= Beginning of Section =
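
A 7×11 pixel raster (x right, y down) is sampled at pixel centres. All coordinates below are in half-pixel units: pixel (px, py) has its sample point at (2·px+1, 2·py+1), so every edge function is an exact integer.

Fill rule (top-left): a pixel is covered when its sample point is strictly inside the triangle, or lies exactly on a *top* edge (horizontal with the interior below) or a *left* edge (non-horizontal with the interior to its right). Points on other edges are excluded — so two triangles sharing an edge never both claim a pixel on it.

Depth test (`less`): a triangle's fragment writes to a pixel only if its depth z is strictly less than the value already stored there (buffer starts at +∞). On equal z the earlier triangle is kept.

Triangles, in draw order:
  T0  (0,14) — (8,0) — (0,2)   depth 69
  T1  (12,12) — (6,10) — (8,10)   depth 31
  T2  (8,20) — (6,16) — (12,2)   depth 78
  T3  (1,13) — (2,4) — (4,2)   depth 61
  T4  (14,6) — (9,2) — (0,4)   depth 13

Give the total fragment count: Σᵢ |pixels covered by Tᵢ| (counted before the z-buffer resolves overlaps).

T0:
  2·area = 96  (B↔C swapped to make it positive)
  edge (0, 14)→(0, 2): d=(0,-12) top-left  bias=+0
  edge (0, 2)→(8, 0): d=(8,-2) top-left  bias=+0
  edge (8, 0)→(0, 14): d=(-8,14) right/bottom  bias=-1
    (2,0)@(5, 1): e=[60,2,34] → X
    (3,0)@(7, 1): e=[84,6,6] → X
    (4,0)@(9, 1): e=[108,10,-22] → .
    (0,1)@(1, 3): e=[12,10,74] → X
    (1,1)@(3, 3): e=[36,14,46] → X
    (3,1)@(7, 3): e=[84,22,-10] → .
    (0,2)@(1, 5): e=[12,26,58] → X
    (3,2)@(7, 5): e=[84,38,-26] → .
    (0,3)@(1, 7): e=[12,42,42] → X
    (2,3)@(5, 7): e=[60,50,-14] → .
    (0,4)@(1, 9): e=[12,58,26] → X
    (1,4)@(3, 9): e=[36,62,-2] → .
  covered (12 px):
    . . X X . . .
    X X X . . . .
    X X X . . . .
    X X . . . . .
    X . . . . . .
    X . . . . . .
    . . . . . . .
    . . . . . . .
    . . . . . . .
    . . . . . . .
    . . . . . . .
T1:
  2·area = 4
  edge (12, 12)→(6, 10): d=(-6,-2) top-left  bias=+0
  edge (6, 10)→(8, 10): d=(2,0) top-left  bias=+0
  edge (8, 10)→(12, 12): d=(4,2) right/bottom  bias=-1
    (1,4)@(3, 9): e=[0,-2,6] → .  [on edge]
    (4,5)@(9, 11): e=[0,2,2] → X  [on edge]
    (5,5)@(11, 11): e=[4,2,-2] → .
    (4,6)@(9, 13): e=[-12,6,10] → .
  covered (1 px):
    . . . . . . .
    . . . . . . .
    . . . . . . .
    . . . . . . .
    . . . . . . .
    . . . . X . .
    . . . . . . .
    . . . . . . .
    . . . . . . .
    . . . . . . .
    . . . . . . .
T2:
  2·area = 52
  edge (8, 20)→(6, 16): d=(-2,-4) top-left  bias=+0
  edge (6, 16)→(12, 2): d=(6,-14) top-left  bias=+0
  edge (12, 2)→(8, 20): d=(-4,18) right/bottom  bias=-1
    (5,2)@(11, 5): e=[42,4,6] → X
    (6,2)@(13, 5): e=[50,32,-30] → .
    (5,3)@(11, 7): e=[38,16,-2] → .
    (4,4)@(9, 9): e=[26,0,26] → X  [on edge]
    (5,4)@(11, 9): e=[34,28,-10] → .
    (4,5)@(9, 11): e=[22,12,18] → X
    (5,5)@(11, 11): e=[30,40,-18] → .
    (4,6)@(9, 13): e=[18,24,10] → X
    (5,6)@(11, 13): e=[26,52,-26] → .
    (3,7)@(7, 15): e=[6,8,38] → X
    (5,7)@(11, 15): e=[22,64,-34] → .
    (3,8)@(7, 17): e=[2,20,30] → X
  covered (7 px):
    . . . . . . .
    . . . . . . .
    . . . . . X .
    . . . . . . .
    . . . . X . .
    . . . . X . .
    . . . . X . .
    . . . X X . .
    . . . X . . .
    . . . . . . .
    . . . . . . .
T3:
  2·area = 16
  edge (1, 13)→(2, 4): d=(1,-9) top-left  bias=+0
  edge (2, 4)→(4, 2): d=(2,-2) top-left  bias=+0
  edge (4, 2)→(1, 13): d=(-3,11) right/bottom  bias=-1
    (2,0)@(5, 1): e=[24,0,-8] → .  [on edge]
    (1,1)@(3, 3): e=[8,0,8] → X  [on edge]
    (2,1)@(5, 3): e=[26,4,-14] → .
    (0,2)@(1, 5): e=[-8,0,24] → .  [on edge]
    (1,2)@(3, 5): e=[10,4,2] → X
    (2,2)@(5, 5): e=[28,8,-20] → .
    (1,3)@(3, 7): e=[12,8,-4] → .
    (0,6)@(1, 13): e=[0,16,0] → .  [on edge]
  covered (2 px):
    . . . . . . .
    . X . . . . .
    . X . . . . .
    . . . . . . .
    . . . . . . .
    . . . . . . .
    . . . . . . .
    . . . . . . .
    . . . . . . .
    . . . . . . .
    . . . . . . .
T4:
  2·area = 46  (B↔C swapped to make it positive)
  edge (14, 6)→(0, 4): d=(-14,-2) top-left  bias=+0
  edge (0, 4)→(9, 2): d=(9,-2) top-left  bias=+0
  edge (9, 2)→(14, 6): d=(5,4) right/bottom  bias=-1
    (2,1)@(5, 3): e=[24,1,21] → X
    (3,1)@(7, 3): e=[28,5,13] → X
    (4,1)@(9, 3): e=[32,9,5] → X
    (5,1)@(11, 3): e=[36,13,-3] → .
    (2,2)@(5, 5): e=[-4,19,31] → .
    (3,2)@(7, 5): e=[0,23,23] → X  [on edge]
    (5,2)@(11, 5): e=[8,31,7] → X
    (6,2)@(13, 5): e=[12,35,-1] → .
    (3,3)@(7, 7): e=[-28,41,33] → .
    (4,3)@(9, 7): e=[-24,45,25] → .
    (5,3)@(11, 7): e=[-20,49,17] → .
  covered (6 px):
    . . . . . . .
    . . X X X . .
    . . . X X X .
    . . . . . . .
    . . . . . . .
    . . . . . . .
    . . . . . . .
    . . . . . . .
    . . . . . . .
    . . . . . . .
    . . . . . . .

Result: 28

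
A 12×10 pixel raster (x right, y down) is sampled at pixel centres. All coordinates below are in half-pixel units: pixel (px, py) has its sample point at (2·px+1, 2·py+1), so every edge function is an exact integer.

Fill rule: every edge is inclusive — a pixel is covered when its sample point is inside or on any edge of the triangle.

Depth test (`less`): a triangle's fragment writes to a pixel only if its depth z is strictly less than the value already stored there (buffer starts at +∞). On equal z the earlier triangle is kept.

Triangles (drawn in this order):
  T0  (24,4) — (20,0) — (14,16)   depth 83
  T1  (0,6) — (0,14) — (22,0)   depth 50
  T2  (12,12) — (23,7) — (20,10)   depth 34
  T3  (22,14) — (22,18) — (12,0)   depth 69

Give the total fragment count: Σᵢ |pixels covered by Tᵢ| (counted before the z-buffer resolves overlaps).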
= End of Section =
Problem -
Output, please, only the lines running from the start of the entries through the line that contains "Fill rule (top-left): a", including both of those lines.

Answer below -
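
A 7×11 pixel raster (x right, y down) is sampled at pixel centres. All coordinates below are in half-pixel units: pixel (px, py) has its sample point at (2·px+1, 2·py+1), so every edge function is an exact integer.

Fill rule (top-left): a pixel is covered when its sample point is strictly inside the triangle, or lies exactly on a *top* edge (horizontal with the interior below) or a *left* edge (non-horizontal with the interior to its right). Points on other edges are excluded — so two triangles sharing an edge never both claim a pixel on it.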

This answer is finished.